▶ Aim of the exercise: Show the lines below that contain the string "locks".

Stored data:
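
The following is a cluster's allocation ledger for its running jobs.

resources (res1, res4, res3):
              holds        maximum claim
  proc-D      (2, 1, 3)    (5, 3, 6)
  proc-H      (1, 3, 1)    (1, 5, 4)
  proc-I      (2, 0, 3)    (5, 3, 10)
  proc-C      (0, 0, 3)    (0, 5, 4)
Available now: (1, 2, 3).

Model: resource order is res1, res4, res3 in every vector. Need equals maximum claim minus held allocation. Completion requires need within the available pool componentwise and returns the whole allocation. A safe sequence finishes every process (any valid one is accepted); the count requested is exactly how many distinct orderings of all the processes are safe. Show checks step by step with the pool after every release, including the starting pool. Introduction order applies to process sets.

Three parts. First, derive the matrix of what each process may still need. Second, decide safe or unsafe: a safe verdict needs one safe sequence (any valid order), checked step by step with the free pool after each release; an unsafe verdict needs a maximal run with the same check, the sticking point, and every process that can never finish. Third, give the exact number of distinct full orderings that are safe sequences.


(1) Need matrix, components ordered res1, res4, res3:
  proc-D: (3, 2, 3)
  proc-H: (0, 2, 3)
  proc-I: (3, 3, 7)
  proc-C: (0, 5, 1)
(2) UNSAFE.
Key observation: no order helps: past proc-H, proc-C, the free pool tops out at (2, 5, 7), below what each blocked process needs in res1.
Going as far as possible: proc-H, proc-C; after that, nothing fits. Walking it through:
  pool = (1, 2, 3)
  proc-H: need (0, 2, 3) fits (1, 2, 3); releases (1, 3, 1), pool now (2, 5, 4)
  proc-C: need (0, 5, 1) fits (2, 5, 4); releases (0, 0, 3), pool now (2, 5, 7)
  proc-D still needs (3, 2, 3) but only (2, 5, 7) is free — short on res1
  proc-I still needs (3, 3, 7) but only (2, 5, 7) is free — short on res1
Processes that can never finish: proc-D and proc-I.
(3) Precisely 0 of the possible complete orderings are safe sequences.


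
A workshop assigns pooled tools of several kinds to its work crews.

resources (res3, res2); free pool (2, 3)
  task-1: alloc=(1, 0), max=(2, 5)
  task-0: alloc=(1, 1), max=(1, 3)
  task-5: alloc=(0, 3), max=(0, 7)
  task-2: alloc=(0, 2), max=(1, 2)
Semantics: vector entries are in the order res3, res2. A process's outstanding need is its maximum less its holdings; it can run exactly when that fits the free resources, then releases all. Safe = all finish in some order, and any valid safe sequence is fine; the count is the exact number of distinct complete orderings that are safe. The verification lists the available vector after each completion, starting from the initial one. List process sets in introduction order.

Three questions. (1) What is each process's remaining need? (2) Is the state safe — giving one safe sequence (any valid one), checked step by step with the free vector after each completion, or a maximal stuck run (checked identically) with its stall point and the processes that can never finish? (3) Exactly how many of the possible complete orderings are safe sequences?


(1) Need matrix, components ordered res3, res2:
  task-1: (1, 5)
  task-0: (0, 2)
  task-5: (0, 4)
  task-2: (1, 0)
(2) SAFE, for example via the order task-0, task-5, task-2, task-1.
Key observation: at task-5 the run first touches a limit — (0, 4) against (3, 4), exact on a resource it actually requests.
Verifying each step:
  pool = (2, 3)
  run task-0 (needs (0, 2), free (2, 3)); after release of (1, 1) the pool is (3, 4)
  run task-5 (needs (0, 4), free (3, 4)); after release of (0, 3) the pool is (3, 7)
  run task-2 (needs (1, 0), free (3, 7)); after release of (0, 2) the pool is (3, 9)
  run task-1 (needs (1, 5), free (3, 9)); after release of (1, 0) the pool is (4, 9)
(3) Precisely 10 of the possible complete orderings are safe sequences.


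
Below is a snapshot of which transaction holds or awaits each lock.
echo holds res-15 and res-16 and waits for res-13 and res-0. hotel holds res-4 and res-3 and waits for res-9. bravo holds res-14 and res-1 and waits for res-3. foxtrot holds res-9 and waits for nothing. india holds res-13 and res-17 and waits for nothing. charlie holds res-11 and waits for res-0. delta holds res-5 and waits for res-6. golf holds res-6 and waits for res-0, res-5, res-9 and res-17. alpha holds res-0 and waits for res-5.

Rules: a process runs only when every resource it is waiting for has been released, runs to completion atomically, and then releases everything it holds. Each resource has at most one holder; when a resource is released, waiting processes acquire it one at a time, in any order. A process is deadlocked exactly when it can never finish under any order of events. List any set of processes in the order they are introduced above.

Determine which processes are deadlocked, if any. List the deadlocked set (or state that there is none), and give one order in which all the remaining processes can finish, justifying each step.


Deadlocked set: echo, charlie, delta, golf and alpha.
Key observation: the cycle delta -> golf -> delta can never break — each member waits on the next; alpha is caught in further circular waits and echo and charlie wait into the deadlock from upstream.
One completion order for the rest: india, foxtrot, hotel, bravo.
Verifying each step:
  india: no waits; runs immediately, freeing res-13 and res-17
  foxtrot: no waits; runs immediately, freeing res-9
  hotel: everything it awaited (res-9) is free; runs, freeing res-4 and res-3
  bravo: everything it awaited (res-3) is free; runs, freeing res-14 and res-1


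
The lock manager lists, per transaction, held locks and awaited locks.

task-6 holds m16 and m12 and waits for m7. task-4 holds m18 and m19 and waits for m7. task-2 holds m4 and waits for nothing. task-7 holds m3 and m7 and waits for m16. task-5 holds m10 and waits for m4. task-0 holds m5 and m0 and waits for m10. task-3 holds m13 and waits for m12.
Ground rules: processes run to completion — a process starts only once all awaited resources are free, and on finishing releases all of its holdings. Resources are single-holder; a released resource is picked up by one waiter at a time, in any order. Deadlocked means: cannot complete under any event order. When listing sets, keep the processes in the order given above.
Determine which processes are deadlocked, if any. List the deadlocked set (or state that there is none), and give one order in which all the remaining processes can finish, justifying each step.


The deadlocked set is task-6, task-4, task-7 and task-3.
Key observation: the wait chain closes on itself along task-6 -> task-7 -> task-6; task-4 and task-3 wait into the deadlock from upstream.
One completion order for the rest: task-2, task-5, task-0.
Check, step by step:
  task-2: no waits; runs immediately, freeing m4
  run task-5 (all its waits — m4 — are resolved); releases m10
  run task-0 (all its waits — m10 — are resolved); releases m5 and m0


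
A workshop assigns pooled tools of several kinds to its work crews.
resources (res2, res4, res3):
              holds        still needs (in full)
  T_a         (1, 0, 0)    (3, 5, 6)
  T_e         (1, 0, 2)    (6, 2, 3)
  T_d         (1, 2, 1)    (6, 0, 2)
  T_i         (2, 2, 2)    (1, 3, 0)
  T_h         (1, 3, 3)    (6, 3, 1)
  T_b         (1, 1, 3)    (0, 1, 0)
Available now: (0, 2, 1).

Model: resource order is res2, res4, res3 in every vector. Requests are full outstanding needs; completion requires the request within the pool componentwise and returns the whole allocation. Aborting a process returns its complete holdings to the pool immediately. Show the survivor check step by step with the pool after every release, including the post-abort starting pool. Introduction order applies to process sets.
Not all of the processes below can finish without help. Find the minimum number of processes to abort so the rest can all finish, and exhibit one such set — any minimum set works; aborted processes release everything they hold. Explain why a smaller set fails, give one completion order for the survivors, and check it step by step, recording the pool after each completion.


Minimum abort set: T_e and T_h.
Key observation: T_d was stuck for good until T_e and T_h gave back (2, 3, 5); in the order shown it finishes at step 4.
No one abort is enough; case by case: T_a alone leaves T_e blocked (short on res2); T_e alone leaves T_d blocked (short on res2); T_d alone leaves T_e blocked (short on res2); T_i alone leaves T_e blocked (short on res2); T_h alone leaves T_e blocked (short on res2); T_b alone leaves T_e blocked (short on res2).
One survivor order: T_i, T_b, T_a, T_d. Verifying each step (post-abort pool first):
  pool = (2, 5, 6)
  T_i needs (1, 3, 0) <= (2, 5, 6) -> finishes; pool += (2, 2, 2) = (4, 7, 8)
  T_b needs (0, 1, 0) <= (4, 7, 8) -> finishes; pool += (1, 1, 3) = (5, 8, 11)
  T_a needs (3, 5, 6) <= (5, 8, 11) -> finishes; pool += (1, 0, 0) = (6, 8, 11)
  T_d needs (6, 0, 2) <= (6, 8, 11) -> finishes; pool += (1, 2, 1) = (7, 10, 12)


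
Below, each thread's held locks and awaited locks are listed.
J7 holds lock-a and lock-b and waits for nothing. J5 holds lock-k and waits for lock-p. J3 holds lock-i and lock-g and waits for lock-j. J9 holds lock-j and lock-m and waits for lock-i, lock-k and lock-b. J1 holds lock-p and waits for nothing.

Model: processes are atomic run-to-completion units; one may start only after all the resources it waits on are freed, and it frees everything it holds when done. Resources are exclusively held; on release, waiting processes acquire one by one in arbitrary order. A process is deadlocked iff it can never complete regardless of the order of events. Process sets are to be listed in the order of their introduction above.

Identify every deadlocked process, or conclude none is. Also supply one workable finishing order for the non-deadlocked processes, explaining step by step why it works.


Deadlocked: J3 and J9.
Key observation: the waits loop around J3 -> J9 -> J3 with no way out; no other process is dragged down with it.
One completion order for the rest: J1, J5, J7.
Step-by-step check:
  run J1 (it waits on nothing); releases lock-p
  J5: everything it awaited (lock-p) is free; runs, freeing lock-k
  run J7 (it waits on nothing); releases lock-a and lock-b


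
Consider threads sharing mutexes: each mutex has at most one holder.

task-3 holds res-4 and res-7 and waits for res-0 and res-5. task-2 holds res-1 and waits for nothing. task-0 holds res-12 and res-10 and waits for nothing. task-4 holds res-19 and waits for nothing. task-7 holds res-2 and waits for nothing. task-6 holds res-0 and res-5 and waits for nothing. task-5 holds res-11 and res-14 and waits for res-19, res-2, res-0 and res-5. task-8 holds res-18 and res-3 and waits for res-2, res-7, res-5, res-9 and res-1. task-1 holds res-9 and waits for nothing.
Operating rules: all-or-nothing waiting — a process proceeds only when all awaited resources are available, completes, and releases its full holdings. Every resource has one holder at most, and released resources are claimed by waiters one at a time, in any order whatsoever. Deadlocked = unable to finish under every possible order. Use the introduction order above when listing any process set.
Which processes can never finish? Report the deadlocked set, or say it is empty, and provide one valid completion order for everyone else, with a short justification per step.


No process is deadlocked.
Key observation: although several processes wait, no cycle exists — each chain bottoms out at a free runner.
One completion order for the rest: task-6, task-0, task-4, task-7, task-2, task-1, task-5, task-3, task-8.
Step-by-step check:
  task-6 waits on nothing -> runs at once and releases res-0 and res-5
  task-0 waits on nothing -> runs at once and releases res-12 and res-10
  task-4 waits on nothing -> runs at once and releases res-19
  task-7 waits on nothing -> runs at once and releases res-2
  task-2 waits on nothing -> runs at once and releases res-1
  task-1 waits on nothing -> runs at once and releases res-9
  task-5: everything it awaited (res-19, res-2, res-0 and res-5) is free; runs, freeing res-11 and res-14
  task-3: everything it awaited (res-0 and res-5) is free; runs, freeing res-4 and res-7
  task-8: everything it awaited (res-2, res-7, res-5, res-9 and res-1) is free; runs, freeing res-18 and res-3


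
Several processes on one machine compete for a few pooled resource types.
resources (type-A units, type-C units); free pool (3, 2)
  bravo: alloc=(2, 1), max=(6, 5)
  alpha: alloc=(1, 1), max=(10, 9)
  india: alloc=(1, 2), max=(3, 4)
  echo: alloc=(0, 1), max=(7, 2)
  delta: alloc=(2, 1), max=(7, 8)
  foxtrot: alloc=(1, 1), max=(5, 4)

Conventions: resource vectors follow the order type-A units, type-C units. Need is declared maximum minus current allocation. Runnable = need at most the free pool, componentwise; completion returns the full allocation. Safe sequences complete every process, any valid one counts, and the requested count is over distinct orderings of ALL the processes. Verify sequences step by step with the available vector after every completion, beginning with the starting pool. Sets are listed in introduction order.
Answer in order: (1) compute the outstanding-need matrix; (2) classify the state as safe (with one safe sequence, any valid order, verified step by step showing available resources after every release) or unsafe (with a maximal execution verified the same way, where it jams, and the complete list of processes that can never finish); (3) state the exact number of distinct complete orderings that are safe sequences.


(1) Remaining need (order type-A units, type-C units):
  bravo: (4, 4)
  alpha: (9, 8)
  india: (2, 2)
  echo: (7, 1)
  delta: (5, 7)
  foxtrot: (4, 3)
(2) The state is SAFE; one workable sequence: india, bravo, foxtrot, echo, delta, alpha.
Key observation: reading the order forward, india is the first process whose need (2, 2) meets the free pool (3, 2) exactly on a resource it requests.
Step-by-step check:
  pool = (3, 2)
  run india (needs (2, 2), free (3, 2)); after release of (1, 2) the pool is (4, 4)
  run bravo (needs (4, 4), free (4, 4)); after release of (2, 1) the pool is (6, 5)
  run foxtrot (needs (4, 3), free (6, 5)); after release of (1, 1) the pool is (7, 6)
  run echo (needs (7, 1), free (7, 6)); after release of (0, 1) the pool is (7, 7)
  run delta (needs (5, 7), free (7, 7)); after release of (2, 1) the pool is (9, 8)
  run alpha (needs (9, 8), free (9, 8)); after release of (1, 1) the pool is (10, 9)
(3) Precisely 2 of the possible complete orderings are safe sequences.


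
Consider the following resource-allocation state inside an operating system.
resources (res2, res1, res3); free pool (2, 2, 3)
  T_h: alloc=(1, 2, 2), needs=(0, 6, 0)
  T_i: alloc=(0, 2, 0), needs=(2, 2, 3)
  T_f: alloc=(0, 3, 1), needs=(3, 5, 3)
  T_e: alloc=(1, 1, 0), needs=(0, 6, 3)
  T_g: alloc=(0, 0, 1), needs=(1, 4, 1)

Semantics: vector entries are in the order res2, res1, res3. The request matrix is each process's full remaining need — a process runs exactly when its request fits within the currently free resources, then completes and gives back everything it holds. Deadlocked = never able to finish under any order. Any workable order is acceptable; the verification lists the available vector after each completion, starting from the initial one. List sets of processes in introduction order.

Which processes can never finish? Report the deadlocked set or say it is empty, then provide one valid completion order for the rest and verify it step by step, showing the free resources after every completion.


Deadlocked: T_h, T_f and T_e.
Key observation: res1 is the bottleneck — with T_i, T_g done the pool holds (2, 4, 4), short of every remaining need.
A valid finishing order for the others: T_i, T_g. Verifying each step:
  pool = (2, 2, 3)
  run T_i (needs (2, 2, 3), free (2, 2, 3)); after release of (0, 2, 0) the pool is (2, 4, 3)
  run T_g (needs (1, 4, 1), free (2, 4, 3)); after release of (0, 0, 1) the pool is (2, 4, 4)
The stuck group stays short no matter what:
  T_h cannot run: need (0, 6, 0) vs free (2, 4, 4) (insufficient res1)
  T_f cannot run: need (3, 5, 3) vs free (2, 4, 4) (insufficient res2 and res1)
  T_e cannot run: need (0, 6, 3) vs free (2, 4, 4) (insufficient res1)


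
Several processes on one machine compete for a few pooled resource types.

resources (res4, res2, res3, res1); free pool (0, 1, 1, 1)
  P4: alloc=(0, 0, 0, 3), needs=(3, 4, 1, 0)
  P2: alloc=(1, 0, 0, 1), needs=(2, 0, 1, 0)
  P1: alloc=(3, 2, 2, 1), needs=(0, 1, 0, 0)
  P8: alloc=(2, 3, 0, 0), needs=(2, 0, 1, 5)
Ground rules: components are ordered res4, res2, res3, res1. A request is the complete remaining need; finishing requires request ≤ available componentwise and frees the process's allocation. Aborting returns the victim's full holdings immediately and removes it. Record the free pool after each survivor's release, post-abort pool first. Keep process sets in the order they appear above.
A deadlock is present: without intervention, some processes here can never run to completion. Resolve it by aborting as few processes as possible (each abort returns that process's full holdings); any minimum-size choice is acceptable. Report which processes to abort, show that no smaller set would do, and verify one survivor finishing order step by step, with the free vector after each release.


Minimum abort set: P8.
Key observation: no ordering could ever have run P4 before the abort of P8; with (2, 3, 0, 0) back in the pool it fits at step 3.
Why nothing smaller works: aborting no one leaves the state deadlocked as given.
Survivors finish in the order: P2, P1, P4. Walking it through (pool after the aborts first):
  pool = (2, 4, 1, 1)
  run P2 (needs (2, 0, 1, 0), free (2, 4, 1, 1)); after release of (1, 0, 0, 1) the pool is (3, 4, 1, 2)
  run P1 (needs (0, 1, 0, 0), free (3, 4, 1, 2)); after release of (3, 2, 2, 1) the pool is (6, 6, 3, 3)
  run P4 (needs (3, 4, 1, 0), free (6, 6, 3, 3)); after release of (0, 0, 0, 3) the pool is (6, 6, 3, 6)


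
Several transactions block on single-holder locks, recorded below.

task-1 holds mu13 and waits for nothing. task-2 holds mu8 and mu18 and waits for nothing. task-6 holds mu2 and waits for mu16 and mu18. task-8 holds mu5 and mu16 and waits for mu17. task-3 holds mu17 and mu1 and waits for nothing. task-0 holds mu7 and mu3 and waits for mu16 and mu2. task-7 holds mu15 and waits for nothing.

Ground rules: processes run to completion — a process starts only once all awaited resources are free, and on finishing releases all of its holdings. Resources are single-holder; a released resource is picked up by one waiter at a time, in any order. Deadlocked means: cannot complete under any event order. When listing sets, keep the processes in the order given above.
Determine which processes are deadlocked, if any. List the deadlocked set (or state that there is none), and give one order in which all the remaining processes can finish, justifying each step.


The deadlocked set is empty.
Key observation: all waits point, directly or indirectly, at processes that can finish, so nothing is permanently blocked.
The rest can finish in the order task-3, task-7, task-2, task-8, task-1, task-6, task-0.
Verifying each step:
  task-3 waits on nothing -> runs at once and releases mu17 and mu1
  task-7 waits on nothing -> runs at once and releases mu15
  task-2 waits on nothing -> runs at once and releases mu8 and mu18
  task-8 waits on mu17 — all released -> runs and releases mu5 and mu16
  task-1 waits on nothing -> runs at once and releases mu13
  task-6 waits on mu16 and mu18 — all released -> runs and releases mu2
  task-0 waits on mu16 and mu2 — all released -> runs and releases mu7 and mu3


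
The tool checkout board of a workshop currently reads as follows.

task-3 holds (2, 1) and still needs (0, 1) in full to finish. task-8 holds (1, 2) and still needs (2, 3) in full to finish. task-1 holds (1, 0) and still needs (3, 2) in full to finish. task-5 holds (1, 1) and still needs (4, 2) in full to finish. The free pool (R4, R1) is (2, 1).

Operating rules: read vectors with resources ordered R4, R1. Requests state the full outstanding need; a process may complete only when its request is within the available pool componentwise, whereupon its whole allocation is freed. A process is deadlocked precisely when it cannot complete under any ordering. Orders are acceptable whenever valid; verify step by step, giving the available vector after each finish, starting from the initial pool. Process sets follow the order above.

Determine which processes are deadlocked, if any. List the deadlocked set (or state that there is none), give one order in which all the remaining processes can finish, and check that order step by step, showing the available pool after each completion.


Nothing here is deadlocked.
Key observation: the pool covers task-3 at once, and every later process fits after earlier releases.
The rest can finish in the order task-3, task-5, task-8, task-1. Walking it through:
  pool = (2, 1)
  run task-3 (needs (0, 1), free (2, 1)); after release of (2, 1) the pool is (4, 2)
  run task-5 (needs (4, 2), free (4, 2)); after release of (1, 1) the pool is (5, 3)
  run task-8 (needs (2, 3), free (5, 3)); after release of (1, 2) the pool is (6, 5)
  run task-1 (needs (3, 2), free (6, 5)); after release of (1, 0) the pool is (7, 5)


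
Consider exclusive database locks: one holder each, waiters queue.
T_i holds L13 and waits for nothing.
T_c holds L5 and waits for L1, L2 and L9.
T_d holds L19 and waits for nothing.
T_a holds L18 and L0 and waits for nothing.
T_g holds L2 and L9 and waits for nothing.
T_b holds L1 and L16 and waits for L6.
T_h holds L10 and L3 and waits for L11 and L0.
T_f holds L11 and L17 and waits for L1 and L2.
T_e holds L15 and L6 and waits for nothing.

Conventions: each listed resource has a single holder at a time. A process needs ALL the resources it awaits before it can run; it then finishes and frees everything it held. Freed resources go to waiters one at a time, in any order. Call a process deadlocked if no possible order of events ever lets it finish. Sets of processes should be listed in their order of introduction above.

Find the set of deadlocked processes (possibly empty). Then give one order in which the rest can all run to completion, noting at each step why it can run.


The deadlocked set is empty.
Key observation: although several processes wait, no cycle exists — each chain bottoms out at a free runner.
One completion order for the rest: T_g, T_e, T_b, T_i, T_a, T_f, T_d, T_c, T_h.
Walking it through:
  T_g: no waits; runs immediately, freeing L2 and L9
  T_e: no waits; runs immediately, freeing L15 and L6
  run T_b (all its waits — L6 — are resolved); releases L1 and L16
  T_i: no waits; runs immediately, freeing L13
  T_a: no waits; runs immediately, freeing L18 and L0
  run T_f (all its waits — L1 and L2 — are resolved); releases L11 and L17
  T_d: no waits; runs immediately, freeing L19
  run T_c (all its waits — L1, L2 and L9 — are resolved); releases L5
  run T_h (all its waits — L11 and L0 — are resolved); releases L10 and L3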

▶ Output for this task:
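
The lock manager lists, per transaction, held locks and awaited locks.
Below, each thread's held locks and awaited locks are listed.
Several transactions block on single-holder locks, recorded below.
Consider exclusive database locks: one holder each, waiters queue.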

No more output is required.